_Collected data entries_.
================
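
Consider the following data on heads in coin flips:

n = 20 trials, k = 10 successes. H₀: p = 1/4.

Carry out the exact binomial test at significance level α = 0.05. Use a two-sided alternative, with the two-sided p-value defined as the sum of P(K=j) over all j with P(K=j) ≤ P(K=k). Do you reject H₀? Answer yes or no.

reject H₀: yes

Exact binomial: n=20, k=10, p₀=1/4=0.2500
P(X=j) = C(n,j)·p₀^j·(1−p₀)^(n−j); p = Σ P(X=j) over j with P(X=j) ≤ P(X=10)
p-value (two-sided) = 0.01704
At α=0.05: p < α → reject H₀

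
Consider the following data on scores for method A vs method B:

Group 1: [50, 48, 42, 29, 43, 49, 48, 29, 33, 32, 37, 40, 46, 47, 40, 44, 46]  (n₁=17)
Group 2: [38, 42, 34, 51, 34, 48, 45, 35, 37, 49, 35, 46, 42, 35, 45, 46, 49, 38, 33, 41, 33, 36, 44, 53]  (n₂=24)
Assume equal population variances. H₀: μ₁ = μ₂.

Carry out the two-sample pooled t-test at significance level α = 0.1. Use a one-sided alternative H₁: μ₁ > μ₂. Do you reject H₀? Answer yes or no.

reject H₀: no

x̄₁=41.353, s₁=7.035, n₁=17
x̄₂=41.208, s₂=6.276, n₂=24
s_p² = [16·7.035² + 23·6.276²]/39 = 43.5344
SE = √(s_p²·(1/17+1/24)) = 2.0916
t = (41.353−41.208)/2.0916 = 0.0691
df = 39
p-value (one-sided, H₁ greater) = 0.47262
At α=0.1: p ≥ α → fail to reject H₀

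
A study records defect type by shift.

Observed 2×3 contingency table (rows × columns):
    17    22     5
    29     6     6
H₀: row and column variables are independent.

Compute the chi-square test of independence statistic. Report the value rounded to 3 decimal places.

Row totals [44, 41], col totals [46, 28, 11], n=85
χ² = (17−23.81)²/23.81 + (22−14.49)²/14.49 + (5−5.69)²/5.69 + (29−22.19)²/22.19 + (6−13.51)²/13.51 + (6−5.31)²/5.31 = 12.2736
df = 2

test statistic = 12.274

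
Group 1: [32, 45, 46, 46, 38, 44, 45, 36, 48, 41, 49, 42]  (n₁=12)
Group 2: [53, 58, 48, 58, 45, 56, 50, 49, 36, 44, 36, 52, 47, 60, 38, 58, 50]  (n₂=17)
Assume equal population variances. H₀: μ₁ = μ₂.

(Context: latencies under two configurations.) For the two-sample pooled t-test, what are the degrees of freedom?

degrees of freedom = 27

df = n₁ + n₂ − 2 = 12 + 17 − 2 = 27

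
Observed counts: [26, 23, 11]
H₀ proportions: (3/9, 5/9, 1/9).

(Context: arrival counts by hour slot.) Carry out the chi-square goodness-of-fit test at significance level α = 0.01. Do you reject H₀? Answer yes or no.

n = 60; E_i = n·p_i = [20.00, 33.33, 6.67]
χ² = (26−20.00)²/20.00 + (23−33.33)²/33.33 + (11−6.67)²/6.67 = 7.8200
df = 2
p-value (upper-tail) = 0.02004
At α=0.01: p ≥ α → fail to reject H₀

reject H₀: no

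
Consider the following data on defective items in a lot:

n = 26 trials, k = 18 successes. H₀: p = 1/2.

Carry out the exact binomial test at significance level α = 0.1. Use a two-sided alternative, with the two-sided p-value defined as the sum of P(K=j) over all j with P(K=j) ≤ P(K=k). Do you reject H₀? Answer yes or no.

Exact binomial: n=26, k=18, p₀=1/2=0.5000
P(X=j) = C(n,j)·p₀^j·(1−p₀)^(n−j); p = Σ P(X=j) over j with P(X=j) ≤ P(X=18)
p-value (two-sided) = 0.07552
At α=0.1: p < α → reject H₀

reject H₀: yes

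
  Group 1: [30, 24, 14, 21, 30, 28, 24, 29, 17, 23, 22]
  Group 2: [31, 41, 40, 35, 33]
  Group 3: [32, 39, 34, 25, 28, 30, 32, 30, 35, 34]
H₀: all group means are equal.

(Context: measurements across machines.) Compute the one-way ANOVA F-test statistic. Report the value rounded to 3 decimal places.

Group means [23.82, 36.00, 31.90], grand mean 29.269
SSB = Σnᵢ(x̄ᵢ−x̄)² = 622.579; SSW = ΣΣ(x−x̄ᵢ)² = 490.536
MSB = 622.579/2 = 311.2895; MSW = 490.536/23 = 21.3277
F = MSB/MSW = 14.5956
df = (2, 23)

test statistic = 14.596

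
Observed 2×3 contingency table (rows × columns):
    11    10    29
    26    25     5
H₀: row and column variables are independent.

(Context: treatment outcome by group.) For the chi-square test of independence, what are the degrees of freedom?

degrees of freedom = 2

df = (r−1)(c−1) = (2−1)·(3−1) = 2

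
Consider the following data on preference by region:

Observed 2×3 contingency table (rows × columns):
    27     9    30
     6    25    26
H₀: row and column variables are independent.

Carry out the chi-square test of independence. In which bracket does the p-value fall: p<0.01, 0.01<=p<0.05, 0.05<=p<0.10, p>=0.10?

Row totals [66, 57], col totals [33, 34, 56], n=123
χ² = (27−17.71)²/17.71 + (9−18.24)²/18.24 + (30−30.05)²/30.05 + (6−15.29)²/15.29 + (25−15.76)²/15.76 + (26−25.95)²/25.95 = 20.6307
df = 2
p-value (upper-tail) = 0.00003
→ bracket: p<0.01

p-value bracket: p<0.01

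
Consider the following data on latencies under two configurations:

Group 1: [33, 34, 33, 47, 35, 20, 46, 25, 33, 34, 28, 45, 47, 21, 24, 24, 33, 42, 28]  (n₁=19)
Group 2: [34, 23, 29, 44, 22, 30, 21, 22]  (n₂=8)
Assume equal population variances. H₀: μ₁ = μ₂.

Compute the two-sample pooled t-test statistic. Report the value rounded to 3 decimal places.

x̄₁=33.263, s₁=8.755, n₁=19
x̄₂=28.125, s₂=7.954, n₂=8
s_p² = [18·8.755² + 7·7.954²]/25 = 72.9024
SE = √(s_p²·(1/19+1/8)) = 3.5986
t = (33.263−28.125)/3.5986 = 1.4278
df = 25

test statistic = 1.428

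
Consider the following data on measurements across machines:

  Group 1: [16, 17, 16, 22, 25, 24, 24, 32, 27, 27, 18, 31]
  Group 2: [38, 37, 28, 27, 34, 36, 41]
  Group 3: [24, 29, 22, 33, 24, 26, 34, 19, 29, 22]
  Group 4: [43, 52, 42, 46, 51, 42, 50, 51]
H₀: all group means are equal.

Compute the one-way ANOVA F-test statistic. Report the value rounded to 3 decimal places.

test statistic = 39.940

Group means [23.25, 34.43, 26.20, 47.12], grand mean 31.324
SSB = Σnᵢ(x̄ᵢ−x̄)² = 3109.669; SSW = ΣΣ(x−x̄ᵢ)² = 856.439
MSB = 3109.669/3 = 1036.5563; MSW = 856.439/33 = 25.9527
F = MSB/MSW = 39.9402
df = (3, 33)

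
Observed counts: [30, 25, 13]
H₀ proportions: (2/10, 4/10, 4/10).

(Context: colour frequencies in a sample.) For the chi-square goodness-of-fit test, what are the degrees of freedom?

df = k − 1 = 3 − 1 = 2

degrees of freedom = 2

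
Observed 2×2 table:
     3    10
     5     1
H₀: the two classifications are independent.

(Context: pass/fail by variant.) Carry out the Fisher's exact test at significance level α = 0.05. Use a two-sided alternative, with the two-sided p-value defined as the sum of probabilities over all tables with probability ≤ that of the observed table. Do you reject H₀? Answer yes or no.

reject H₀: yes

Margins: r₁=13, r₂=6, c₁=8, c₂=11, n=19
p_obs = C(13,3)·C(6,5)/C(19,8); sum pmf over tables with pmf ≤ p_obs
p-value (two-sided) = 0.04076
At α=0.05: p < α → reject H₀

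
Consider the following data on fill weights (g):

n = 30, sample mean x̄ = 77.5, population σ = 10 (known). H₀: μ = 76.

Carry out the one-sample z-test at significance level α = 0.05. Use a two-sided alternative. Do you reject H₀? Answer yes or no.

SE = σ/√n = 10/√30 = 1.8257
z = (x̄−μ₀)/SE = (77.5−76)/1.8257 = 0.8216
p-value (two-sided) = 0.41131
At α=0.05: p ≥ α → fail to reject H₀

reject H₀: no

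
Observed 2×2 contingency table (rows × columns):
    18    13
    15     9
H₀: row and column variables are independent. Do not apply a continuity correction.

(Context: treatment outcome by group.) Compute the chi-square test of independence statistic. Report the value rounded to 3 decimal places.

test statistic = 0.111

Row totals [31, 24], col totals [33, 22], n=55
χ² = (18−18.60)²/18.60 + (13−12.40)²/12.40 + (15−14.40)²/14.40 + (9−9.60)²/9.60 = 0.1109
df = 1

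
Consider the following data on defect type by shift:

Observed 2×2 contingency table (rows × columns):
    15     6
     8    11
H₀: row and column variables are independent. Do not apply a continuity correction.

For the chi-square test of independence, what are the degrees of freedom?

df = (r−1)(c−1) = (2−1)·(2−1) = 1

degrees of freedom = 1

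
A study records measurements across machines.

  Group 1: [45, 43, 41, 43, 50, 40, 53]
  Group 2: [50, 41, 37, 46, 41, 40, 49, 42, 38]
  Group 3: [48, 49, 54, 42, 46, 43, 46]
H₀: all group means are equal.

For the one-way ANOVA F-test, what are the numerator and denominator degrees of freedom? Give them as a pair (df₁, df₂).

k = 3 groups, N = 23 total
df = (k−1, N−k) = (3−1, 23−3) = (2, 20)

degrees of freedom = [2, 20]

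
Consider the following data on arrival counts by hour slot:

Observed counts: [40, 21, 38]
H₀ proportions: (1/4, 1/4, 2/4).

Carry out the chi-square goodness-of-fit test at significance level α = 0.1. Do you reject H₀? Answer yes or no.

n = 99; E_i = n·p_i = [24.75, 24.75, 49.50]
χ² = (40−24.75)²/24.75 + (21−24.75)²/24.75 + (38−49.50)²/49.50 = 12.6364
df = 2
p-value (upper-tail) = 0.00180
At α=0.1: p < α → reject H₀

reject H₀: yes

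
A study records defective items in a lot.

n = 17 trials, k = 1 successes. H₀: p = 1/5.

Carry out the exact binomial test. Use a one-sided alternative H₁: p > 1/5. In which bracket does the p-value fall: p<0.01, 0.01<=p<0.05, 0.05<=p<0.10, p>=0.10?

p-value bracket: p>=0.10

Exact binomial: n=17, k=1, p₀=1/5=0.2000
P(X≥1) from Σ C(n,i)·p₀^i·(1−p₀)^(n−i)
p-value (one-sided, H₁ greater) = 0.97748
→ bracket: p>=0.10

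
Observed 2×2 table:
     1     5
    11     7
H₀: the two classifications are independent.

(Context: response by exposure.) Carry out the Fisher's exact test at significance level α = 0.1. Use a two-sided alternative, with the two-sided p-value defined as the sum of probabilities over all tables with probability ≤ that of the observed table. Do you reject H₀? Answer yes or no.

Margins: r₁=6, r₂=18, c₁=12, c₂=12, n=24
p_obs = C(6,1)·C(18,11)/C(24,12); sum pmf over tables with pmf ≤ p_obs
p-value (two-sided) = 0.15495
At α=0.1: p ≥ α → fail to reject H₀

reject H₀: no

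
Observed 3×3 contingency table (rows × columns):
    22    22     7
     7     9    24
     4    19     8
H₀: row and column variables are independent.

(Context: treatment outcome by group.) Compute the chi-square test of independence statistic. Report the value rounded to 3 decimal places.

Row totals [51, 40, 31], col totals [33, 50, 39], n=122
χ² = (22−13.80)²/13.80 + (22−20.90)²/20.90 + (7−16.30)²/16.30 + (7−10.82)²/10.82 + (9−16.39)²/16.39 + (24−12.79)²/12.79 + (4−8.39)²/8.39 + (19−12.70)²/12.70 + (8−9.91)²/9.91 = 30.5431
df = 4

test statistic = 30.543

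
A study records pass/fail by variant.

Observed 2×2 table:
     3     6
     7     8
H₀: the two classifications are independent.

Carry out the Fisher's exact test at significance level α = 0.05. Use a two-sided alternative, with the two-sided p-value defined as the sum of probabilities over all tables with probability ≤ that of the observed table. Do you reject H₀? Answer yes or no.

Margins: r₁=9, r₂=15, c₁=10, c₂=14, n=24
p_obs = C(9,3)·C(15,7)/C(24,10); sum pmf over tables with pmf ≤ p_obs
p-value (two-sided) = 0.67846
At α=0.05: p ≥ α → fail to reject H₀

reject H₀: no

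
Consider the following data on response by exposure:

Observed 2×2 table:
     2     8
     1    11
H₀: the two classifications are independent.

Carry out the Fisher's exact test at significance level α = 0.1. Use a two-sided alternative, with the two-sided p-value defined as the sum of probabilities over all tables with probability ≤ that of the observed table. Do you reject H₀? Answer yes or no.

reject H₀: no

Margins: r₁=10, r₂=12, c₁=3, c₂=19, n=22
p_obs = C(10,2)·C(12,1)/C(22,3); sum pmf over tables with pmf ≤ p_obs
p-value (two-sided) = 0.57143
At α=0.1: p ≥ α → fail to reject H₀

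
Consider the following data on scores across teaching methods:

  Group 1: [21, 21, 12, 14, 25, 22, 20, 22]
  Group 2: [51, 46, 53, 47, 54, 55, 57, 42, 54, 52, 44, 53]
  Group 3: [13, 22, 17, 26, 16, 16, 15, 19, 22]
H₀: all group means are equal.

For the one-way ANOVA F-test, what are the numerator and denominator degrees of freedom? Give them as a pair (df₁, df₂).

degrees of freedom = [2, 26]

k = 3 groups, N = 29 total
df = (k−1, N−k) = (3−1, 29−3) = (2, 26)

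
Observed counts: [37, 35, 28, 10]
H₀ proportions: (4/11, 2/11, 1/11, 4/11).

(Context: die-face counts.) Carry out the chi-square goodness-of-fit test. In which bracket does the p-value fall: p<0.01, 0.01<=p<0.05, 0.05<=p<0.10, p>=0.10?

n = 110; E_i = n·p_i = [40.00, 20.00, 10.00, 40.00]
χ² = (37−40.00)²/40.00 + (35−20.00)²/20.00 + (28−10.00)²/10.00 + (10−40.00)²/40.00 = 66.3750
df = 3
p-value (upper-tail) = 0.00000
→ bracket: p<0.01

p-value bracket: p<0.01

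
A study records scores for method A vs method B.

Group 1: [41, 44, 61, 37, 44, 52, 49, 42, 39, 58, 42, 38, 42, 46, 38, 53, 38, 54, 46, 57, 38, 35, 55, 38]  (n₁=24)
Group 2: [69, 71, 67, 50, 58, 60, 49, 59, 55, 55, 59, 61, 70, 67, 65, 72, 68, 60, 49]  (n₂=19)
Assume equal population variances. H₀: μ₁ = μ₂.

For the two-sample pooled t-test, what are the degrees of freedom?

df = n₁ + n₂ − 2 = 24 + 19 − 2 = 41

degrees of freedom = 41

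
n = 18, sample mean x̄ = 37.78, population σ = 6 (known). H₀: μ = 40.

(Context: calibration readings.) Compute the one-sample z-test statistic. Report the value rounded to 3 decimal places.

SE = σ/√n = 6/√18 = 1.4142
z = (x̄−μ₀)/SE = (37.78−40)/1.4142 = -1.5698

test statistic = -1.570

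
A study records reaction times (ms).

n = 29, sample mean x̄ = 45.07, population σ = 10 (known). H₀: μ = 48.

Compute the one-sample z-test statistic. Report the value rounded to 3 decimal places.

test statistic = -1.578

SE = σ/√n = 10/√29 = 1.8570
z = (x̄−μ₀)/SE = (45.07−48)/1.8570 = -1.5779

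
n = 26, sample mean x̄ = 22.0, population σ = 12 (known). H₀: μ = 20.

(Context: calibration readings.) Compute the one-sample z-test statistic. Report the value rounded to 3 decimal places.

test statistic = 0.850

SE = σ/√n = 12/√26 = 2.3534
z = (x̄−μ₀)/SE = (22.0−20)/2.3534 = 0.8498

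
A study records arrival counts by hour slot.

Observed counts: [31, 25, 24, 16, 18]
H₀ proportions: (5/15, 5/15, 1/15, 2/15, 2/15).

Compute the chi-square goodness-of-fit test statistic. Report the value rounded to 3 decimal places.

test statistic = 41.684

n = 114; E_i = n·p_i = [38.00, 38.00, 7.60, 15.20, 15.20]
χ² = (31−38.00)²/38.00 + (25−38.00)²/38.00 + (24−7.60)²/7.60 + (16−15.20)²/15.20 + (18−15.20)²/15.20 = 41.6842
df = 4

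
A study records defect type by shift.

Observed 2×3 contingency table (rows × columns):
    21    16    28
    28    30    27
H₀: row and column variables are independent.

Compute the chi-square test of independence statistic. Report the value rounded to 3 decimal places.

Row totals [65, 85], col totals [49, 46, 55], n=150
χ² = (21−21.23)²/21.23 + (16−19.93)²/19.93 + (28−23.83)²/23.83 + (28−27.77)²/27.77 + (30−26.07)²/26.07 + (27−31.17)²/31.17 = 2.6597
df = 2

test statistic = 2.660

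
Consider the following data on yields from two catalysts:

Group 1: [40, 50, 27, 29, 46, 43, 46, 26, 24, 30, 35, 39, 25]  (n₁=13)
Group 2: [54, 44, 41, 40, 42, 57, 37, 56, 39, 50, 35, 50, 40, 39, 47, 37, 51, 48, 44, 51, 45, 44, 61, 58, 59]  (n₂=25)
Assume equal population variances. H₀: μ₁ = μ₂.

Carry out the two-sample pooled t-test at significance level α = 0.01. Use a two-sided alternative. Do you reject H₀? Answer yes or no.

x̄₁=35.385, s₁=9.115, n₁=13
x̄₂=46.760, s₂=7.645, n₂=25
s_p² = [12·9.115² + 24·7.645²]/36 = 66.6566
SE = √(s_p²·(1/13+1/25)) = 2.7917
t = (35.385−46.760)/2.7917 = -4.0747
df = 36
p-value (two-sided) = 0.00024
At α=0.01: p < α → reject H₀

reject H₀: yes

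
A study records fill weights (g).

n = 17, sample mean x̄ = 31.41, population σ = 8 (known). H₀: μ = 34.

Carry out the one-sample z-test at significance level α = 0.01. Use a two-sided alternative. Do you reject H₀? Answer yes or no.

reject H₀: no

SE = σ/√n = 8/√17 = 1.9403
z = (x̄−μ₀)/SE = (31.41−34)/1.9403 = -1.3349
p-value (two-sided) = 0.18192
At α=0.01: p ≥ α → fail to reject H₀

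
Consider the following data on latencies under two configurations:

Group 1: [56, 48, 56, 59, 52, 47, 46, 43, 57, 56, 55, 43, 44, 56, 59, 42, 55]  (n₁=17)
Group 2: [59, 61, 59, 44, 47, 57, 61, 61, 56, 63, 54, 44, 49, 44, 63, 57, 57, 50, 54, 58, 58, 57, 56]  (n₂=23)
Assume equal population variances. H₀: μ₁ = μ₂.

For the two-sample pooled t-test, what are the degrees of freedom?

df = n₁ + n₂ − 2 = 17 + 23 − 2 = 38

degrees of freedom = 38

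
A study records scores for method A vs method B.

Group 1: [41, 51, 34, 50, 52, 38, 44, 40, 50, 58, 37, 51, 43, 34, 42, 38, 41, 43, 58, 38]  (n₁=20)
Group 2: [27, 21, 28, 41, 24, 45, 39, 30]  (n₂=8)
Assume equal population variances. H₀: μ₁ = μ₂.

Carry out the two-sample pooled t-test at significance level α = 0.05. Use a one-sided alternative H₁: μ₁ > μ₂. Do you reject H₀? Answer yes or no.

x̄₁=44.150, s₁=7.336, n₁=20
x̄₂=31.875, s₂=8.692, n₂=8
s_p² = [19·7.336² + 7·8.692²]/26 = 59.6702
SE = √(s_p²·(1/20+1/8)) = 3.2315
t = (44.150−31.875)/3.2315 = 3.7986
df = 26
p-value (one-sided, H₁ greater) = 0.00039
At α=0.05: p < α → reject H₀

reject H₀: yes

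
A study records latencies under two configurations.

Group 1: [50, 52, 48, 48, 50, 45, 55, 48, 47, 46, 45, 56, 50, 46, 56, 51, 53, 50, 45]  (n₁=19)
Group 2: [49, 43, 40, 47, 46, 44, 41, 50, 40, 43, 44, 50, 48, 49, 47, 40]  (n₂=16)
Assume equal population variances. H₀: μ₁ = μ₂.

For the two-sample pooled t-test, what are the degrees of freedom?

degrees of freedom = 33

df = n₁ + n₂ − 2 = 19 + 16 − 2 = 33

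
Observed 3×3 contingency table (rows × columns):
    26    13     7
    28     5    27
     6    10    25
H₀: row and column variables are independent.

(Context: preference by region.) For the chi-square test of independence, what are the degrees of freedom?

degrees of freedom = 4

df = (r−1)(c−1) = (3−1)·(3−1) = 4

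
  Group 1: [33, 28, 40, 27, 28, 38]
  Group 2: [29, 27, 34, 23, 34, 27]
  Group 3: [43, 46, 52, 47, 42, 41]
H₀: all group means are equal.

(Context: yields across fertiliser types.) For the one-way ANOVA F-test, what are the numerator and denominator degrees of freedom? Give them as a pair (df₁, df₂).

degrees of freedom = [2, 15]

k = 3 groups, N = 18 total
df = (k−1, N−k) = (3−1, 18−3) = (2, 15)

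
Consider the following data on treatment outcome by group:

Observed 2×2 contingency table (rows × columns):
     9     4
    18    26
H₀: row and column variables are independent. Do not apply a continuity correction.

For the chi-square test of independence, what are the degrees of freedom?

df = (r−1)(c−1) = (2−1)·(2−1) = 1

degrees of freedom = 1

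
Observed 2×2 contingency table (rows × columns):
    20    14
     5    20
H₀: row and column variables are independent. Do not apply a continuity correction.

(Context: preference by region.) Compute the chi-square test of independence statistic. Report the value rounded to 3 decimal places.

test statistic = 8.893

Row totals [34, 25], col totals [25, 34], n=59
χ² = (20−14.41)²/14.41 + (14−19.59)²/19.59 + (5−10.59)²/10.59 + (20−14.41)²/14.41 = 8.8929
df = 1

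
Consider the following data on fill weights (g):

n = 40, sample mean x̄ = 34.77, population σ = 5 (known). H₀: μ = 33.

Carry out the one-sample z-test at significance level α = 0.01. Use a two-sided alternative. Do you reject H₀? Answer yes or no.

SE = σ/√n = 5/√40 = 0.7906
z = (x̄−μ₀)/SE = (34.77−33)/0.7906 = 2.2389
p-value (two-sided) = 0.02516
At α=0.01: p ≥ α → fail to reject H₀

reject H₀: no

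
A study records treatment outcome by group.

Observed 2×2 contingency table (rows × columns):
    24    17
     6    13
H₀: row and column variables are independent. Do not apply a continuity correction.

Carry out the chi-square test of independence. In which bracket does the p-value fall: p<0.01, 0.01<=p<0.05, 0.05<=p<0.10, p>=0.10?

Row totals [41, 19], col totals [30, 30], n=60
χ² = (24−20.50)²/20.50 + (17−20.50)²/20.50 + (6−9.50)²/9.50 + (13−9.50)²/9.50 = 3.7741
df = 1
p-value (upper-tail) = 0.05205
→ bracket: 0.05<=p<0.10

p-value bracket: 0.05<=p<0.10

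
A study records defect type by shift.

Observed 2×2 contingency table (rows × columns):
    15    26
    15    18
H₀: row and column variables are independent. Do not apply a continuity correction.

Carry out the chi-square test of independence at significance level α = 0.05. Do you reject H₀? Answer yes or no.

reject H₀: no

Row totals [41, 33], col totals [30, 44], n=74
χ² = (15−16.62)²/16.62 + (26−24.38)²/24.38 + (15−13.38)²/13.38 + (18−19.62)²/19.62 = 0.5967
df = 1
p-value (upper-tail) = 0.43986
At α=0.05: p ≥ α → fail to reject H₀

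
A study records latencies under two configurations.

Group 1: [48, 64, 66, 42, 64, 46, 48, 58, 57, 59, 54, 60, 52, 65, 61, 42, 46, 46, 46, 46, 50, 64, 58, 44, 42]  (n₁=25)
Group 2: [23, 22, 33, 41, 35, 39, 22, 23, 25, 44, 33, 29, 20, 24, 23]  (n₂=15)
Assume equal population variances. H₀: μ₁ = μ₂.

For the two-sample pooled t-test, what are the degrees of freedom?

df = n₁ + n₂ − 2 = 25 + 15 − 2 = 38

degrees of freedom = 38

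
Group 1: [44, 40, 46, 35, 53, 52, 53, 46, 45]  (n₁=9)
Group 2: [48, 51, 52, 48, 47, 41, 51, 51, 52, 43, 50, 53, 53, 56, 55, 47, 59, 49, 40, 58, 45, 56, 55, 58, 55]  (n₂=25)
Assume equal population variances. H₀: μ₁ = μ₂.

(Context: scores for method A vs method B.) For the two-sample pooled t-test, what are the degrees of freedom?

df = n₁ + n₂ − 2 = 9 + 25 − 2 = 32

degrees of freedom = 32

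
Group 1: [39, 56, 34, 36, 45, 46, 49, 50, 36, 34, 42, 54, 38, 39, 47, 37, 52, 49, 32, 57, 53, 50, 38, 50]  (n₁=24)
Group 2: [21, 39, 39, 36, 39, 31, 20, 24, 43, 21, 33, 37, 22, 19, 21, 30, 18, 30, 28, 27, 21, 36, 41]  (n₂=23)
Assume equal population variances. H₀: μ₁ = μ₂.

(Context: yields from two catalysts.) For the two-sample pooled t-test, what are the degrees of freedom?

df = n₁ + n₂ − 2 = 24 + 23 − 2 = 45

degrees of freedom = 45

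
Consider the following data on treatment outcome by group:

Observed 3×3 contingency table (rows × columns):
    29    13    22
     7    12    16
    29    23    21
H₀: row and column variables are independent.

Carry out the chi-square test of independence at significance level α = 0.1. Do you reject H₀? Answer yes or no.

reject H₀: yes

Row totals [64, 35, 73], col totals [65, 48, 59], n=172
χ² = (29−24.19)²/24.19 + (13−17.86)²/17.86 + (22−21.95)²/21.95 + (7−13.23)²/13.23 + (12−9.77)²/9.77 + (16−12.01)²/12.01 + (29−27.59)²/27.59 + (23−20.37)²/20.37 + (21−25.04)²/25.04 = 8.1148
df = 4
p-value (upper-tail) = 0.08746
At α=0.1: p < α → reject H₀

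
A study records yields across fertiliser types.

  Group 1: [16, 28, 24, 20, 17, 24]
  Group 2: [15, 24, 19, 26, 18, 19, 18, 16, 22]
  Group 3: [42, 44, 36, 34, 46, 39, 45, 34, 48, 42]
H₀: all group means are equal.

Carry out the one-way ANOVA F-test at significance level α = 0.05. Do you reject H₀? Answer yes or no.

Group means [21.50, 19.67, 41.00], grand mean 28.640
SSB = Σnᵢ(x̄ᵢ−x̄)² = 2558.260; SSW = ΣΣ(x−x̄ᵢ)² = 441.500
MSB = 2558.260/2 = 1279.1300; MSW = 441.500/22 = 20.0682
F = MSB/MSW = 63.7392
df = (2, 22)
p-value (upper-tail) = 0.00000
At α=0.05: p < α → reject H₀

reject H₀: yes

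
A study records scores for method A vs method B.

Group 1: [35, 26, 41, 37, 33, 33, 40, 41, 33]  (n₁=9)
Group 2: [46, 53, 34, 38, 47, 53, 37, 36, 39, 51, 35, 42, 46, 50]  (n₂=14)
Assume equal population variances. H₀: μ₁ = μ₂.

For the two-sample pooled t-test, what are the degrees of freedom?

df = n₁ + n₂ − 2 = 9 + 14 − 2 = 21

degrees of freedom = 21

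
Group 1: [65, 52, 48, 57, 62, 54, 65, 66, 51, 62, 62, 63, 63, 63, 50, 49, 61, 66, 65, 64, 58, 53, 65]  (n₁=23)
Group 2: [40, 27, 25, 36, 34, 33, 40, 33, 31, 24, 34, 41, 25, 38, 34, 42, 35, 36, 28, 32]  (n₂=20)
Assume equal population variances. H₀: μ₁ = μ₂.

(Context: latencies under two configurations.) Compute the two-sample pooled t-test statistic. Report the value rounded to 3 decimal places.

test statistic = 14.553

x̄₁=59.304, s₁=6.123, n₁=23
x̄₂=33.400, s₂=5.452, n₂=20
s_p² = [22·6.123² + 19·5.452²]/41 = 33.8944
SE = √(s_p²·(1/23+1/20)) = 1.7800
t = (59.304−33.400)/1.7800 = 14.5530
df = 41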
================
_REQUIRED ACTION_. State how many lines in the records above contain the word "trials". Write the number alone.

_EXPECTED ANSWER_. 3